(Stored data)
━━━━━━━━

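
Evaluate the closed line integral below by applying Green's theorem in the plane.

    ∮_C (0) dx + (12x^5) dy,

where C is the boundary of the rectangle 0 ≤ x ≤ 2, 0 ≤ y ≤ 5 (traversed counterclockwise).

Green's theorem converts the closed line integral into a double integral over the enclosed region D:

    ∮_C P dx + Q dy = ∬_D (∂Q/∂x - ∂P/∂y) dA.

Here P = 0, Q = 12x^5, so

    ∂Q/∂x = 60x^4,    ∂P/∂y = 0,
    ∂Q/∂x - ∂P/∂y = 60x^4.

D is the region 0 ≤ x ≤ 2, 0 ≤ y ≤ 5. Evaluating the double integral:

    ∬_D (60x^4) dA = ∫_0^{2} ∫_0^{5} (60x^4) dy dx.

Inner (y from 0 to 5): 300x^4.
Outer (x from 0 to 2): 1920.

Therefore ∮_C P dx + Q dy = 1920.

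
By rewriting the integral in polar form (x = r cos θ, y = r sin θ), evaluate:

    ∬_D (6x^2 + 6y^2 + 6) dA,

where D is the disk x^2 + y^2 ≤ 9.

The region D is 0 ≤ r ≤ 3, 0 ≤ θ ≤ 2π in polar coordinates, where x = r cos(θ), y = r sin(θ), and dA = r dr dθ.

Under the substitution, the integrand becomes 6r^2 + 6, so

    ∬_D (6x^2 + 6y^2 + 6) dA = ∫_{0}^{2π} ∫_{0}^{3} (6r^2 + 6) · r dr dθ.

Inner integral (in r): ∫_{0}^{3} (6r^2 + 6) · r dr = 297/2.

Outer integral (in θ): ∫_{0}^{2π} (297/2) dθ = 297π.

Therefore ∬_D (6x^2 + 6y^2 + 6) dA = 297π.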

━━━━━━━━

> [To do]: Set the data down again in full. Keep it exact.

> [Reply]:
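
Evaluate the closed line integral below by applying Green's theorem in the plane.

    ∮_C (0) dx + (12x^5) dy,

where C is the boundary of the rectangle 0 ≤ x ≤ 2, 0 ≤ y ≤ 5 (traversed counterclockwise).

Green's theorem converts the closed line integral into a double integral over the enclosed region D:

    ∮_C P dx + Q dy = ∬_D (∂Q/∂x - ∂P/∂y) dA.

Here P = 0, Q = 12x^5, so

    ∂Q/∂x = 60x^4,    ∂P/∂y = 0,
    ∂Q/∂x - ∂P/∂y = 60x^4.

D is the region 0 ≤ x ≤ 2, 0 ≤ y ≤ 5. Evaluating the double integral:

    ∬_D (60x^4) dA = ∫_0^{2} ∫_0^{5} (60x^4) dy dx.

Inner (y from 0 to 5): 300x^4.
Outer (x from 0 to 2): 1920.

Therefore ∮_C P dx + Q dy = 1920.

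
By rewriting the integral in polar form (x = r cos θ, y = r sin θ), evaluate:

    ∬_D (6x^2 + 6y^2 + 6) dA,

where D is the disk x^2 + y^2 ≤ 9.

The region D is 0 ≤ r ≤ 3, 0 ≤ θ ≤ 2π in polar coordinates, where x = r cos(θ), y = r sin(θ), and dA = r dr dθ.

Under the substitution, the integrand becomes 6r^2 + 6, so

    ∬_D (6x^2 + 6y^2 + 6) dA = ∫_{0}^{2π} ∫_{0}^{3} (6r^2 + 6) · r dr dθ.

Inner integral (in r): ∫_{0}^{3} (6r^2 + 6) · r dr = 297/2.

Outer integral (in θ): ∫_{0}^{2π} (297/2) dθ = 297π.

Therefore ∬_D (6x^2 + 6y^2 + 6) dA = 297π.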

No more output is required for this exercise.